▶ Work item
Give the lines again exactly, from the one holding "Counting from the" to the last line of the listing below, both ends included and nothing added.

**** Material provided ****

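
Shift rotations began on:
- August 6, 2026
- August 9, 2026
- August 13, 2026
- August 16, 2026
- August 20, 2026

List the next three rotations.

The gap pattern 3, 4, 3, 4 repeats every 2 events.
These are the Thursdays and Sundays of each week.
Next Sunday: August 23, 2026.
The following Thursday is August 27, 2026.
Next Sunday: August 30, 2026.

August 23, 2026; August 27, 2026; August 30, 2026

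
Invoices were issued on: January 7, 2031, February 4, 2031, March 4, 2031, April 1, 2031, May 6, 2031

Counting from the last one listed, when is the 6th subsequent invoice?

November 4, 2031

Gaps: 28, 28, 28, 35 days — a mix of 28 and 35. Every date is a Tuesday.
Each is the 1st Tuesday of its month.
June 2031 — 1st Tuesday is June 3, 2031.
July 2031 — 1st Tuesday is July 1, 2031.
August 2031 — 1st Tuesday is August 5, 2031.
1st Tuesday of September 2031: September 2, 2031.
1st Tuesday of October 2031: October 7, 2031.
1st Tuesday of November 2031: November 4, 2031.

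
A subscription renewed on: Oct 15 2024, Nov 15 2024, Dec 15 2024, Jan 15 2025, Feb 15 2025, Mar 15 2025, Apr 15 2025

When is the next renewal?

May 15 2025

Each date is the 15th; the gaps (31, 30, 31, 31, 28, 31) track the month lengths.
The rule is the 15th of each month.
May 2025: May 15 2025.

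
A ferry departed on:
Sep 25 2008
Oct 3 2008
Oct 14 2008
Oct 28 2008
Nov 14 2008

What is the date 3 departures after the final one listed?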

****

▶ Output
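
Counting from the last one listed, when is the 6th subsequent invoice?

November 4, 2031

Gaps: 28, 28, 28, 35 days — a mix of 28 and 35. Every date is a Tuesday.
Each is the 1st Tuesday of its month.
June 2031 — 1st Tuesday is June 3, 2031.
July 2031 — 1st Tuesday is July 1, 2031.
August 2031 — 1st Tuesday is August 5, 2031.
1st Tuesday of September 2031: September 2, 2031.
1st Tuesday of October 2031: October 7, 2031.
1st Tuesday of November 2031: November 4, 2031.

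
A subscription renewed on: Oct 15 2024, Nov 15 2024, Dec 15 2024, Jan 15 2025, Feb 15 2025, Mar 15 2025, Apr 15 2025

When is the next renewal?

May 15 2025

Each date is the 15th; the gaps (31, 30, 31, 31, 28, 31) track the month lengths.
The rule is the 15th of each month.
May 2025: May 15 2025.

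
A ferry departed on:
Sep 25 2008
Oct 3 2008
Oct 14 2008
Oct 28 2008
Nov 14 2008

What is the date 3 departures after the final one listed?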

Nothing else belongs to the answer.